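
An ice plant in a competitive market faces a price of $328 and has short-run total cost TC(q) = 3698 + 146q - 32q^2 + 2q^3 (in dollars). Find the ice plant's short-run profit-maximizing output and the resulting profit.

AVC = 146 - 32q + 2q^2 has its minimum $18 at q = 8; price $328 clears that bar, so the firm operates.
With MC = 146 - 64q + 6q^2, P = MC on the upward-sloping part at q* = 13.
TR = 328·13 = 4264. TC = 3698 + 884 = 4582. Profit = 4264 − 4582 = -$318.
Shutting down would mean losing the fixed cost of $3698, so operating at a loss of $318 is better by $3380.

Profit = -$318 at q = 13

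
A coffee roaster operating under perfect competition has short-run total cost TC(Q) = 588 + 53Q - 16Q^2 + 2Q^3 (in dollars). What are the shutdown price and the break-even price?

Shutdown price = $21; break-even price = $123

AVC = 53 - 16Q + 2Q^2; minimized at Q = 4, giving min AVC = $21. That is the shutdown price.
ATC = 588/Q + 53 - 16Q + 2Q^2. Setting dATC/dQ = −588/Q^2 − 16 + 4Q = 0 gives Q = 7 (since 4·7^3 − 16·7^2 = 588).
min ATC = 588/7 + 53 − 16·7 + 2·7^2 = $123. That is the break-even price.
Between these two prices the firm operates at a loss; above $123 it earns a profit.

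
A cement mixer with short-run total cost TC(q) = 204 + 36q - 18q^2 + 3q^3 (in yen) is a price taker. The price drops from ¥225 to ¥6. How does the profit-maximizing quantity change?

Output falls from 7 to 0 (the firm shuts down)

MC = 36 - 36q + 9q^2; the shutdown threshold is min AVC = ¥9 (at q = 3).
At P = ¥225 ≥ min AVC, set P = MC on the rising branch: q = 7.
At P = ¥6 < min AVC = ¥9, price no longer covers variable cost at any output, so the firm shuts down: q = 0.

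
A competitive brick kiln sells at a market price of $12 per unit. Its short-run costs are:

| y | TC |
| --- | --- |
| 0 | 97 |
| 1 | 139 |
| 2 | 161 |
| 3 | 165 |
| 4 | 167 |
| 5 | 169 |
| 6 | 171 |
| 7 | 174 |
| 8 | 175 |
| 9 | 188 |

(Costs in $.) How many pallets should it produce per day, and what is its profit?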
__________________________________________________
**What you need to do**
Reproduce, exactly, all the lines shown above.

**Output of the exercise**
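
An ice plant in a competitive market faces a price of $328 and has short-run total cost TC(q) = 3698 + 146q - 32q^2 + 2q^3 (in dollars). Find the ice plant's short-run profit-maximizing output and the resulting profit.

AVC = 146 - 32q + 2q^2 has its minimum $18 at q = 8; price $328 clears that bar, so the firm operates.
With MC = 146 - 64q + 6q^2, P = MC on the upward-sloping part at q* = 13.
TR = 328·13 = 4264. TC = 3698 + 884 = 4582. Profit = 4264 − 4582 = -$318.
Shutting down would mean losing the fixed cost of $3698, so operating at a loss of $318 is better by $3380.

Profit = -$318 at q = 13

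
A coffee roaster operating under perfect competition has short-run total cost TC(Q) = 588 + 53Q - 16Q^2 + 2Q^3 (in dollars). What are the shutdown price and the break-even price?

Shutdown price = $21; break-even price = $123

AVC = 53 - 16Q + 2Q^2; minimized at Q = 4, giving min AVC = $21. That is the shutdown price.
ATC = 588/Q + 53 - 16Q + 2Q^2. Setting dATC/dQ = −588/Q^2 − 16 + 4Q = 0 gives Q = 7 (since 4·7^3 − 16·7^2 = 588).
min ATC = 588/7 + 53 − 16·7 + 2·7^2 = $123. That is the break-even price.
Between these two prices the firm operates at a loss; above $123 it earns a profit.

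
A cement mixer with short-run total cost TC(q) = 204 + 36q - 18q^2 + 3q^3 (in yen) is a price taker. The price drops from ¥225 to ¥6. How does the profit-maximizing quantity change?

Output falls from 7 to 0 (the firm shuts down)

MC = 36 - 36q + 9q^2; the shutdown threshold is min AVC = ¥9 (at q = 3).
At P = ¥225 ≥ min AVC, set P = MC on the rising branch: q = 7.
At P = ¥6 < min AVC = ¥9, price no longer covers variable cost at any output, so the firm shuts down: q = 0.

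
A competitive brick kiln sells at a market price of $12 per unit. Its short-run costs are:

| y | TC |
| --- | --- |
| 0 | 97 |
| 1 | 139 |
| 2 | 161 |
| 3 | 165 |
| 4 | 167 |
| 5 | 169 |
| 6 | 171 |
| 7 | 174 |
| 8 | 175 |
| 9 | 188 |

(Costs in $.) How many pallets should it produce per day, and what is its profit?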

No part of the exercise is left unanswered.